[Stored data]
────────────────────

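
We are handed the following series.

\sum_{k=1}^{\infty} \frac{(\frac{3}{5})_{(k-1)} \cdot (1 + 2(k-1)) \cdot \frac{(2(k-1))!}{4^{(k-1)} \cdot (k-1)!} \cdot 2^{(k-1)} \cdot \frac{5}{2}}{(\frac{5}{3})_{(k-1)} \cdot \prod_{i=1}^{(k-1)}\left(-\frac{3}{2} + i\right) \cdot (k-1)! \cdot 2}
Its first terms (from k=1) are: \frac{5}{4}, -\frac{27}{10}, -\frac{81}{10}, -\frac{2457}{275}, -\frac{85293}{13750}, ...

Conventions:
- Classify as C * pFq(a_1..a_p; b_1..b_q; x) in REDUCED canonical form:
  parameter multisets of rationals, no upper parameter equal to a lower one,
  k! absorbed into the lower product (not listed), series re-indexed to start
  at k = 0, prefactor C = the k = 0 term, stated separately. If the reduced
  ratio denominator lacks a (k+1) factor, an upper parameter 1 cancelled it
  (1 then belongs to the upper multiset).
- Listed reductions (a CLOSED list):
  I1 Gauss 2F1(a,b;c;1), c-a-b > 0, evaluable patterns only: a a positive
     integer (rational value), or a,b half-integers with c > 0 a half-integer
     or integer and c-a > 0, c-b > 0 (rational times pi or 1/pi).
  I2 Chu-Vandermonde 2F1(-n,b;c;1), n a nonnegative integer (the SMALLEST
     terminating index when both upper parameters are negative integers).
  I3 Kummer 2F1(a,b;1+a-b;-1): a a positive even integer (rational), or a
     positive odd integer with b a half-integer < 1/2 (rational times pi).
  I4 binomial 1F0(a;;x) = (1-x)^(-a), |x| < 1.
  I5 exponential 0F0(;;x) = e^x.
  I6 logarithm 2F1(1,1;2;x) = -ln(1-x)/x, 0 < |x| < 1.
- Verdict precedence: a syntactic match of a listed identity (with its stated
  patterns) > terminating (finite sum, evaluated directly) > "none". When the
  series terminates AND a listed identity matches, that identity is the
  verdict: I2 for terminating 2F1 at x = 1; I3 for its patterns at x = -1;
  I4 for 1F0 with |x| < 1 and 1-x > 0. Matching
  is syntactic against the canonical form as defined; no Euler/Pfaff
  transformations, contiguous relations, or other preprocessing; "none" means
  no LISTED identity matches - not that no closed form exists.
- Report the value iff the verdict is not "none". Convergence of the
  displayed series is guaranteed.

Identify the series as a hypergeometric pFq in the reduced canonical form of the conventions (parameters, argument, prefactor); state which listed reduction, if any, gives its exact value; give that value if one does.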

────────────────────

→ REQUIRED WORK
Will you return exactly the lines above from the one with "I2 Chu-Vandermonde 2F1(-n,b;c;1), n" down to the one with "no LISTED identity", counting both as part of the range?

→ THE ANSWER
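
  I2 Chu-Vandermonde 2F1(-n,b;c;1), n a nonnegative integer (the SMALLEST
     terminating index when both upper parameters are negative integers).
  I3 Kummer 2F1(a,b;1+a-b;-1): a a positive even integer (rational), or a
     positive odd integer with b a half-integer < 1/2 (rational times pi).
  I4 binomial 1F0(a;;x) = (1-x)^(-a), |x| < 1.
  I5 exponential 0F0(;;x) = e^x.
  I6 logarithm 2F1(1,1;2;x) = -ln(1-x)/x, 0 < |x| < 1.
- Verdict precedence: a syntactic match of a listed identity (with its stated
  patterns) > terminating (finite sum, evaluated directly) > "none". When the
  series terminates AND a listed identity matches, that identity is the
  verdict: I2 for terminating 2F1 at x = 1; I3 for its patterns at x = -1;
  I4 for 1F0 with |x| < 1 and 1-x > 0. Matching
  is syntactic against the canonical form as defined; no Euler/Pfaff
  transformations, contiguous relations, or other preprocessing; "none" means
  no LISTED identity matches - not that no closed form exists.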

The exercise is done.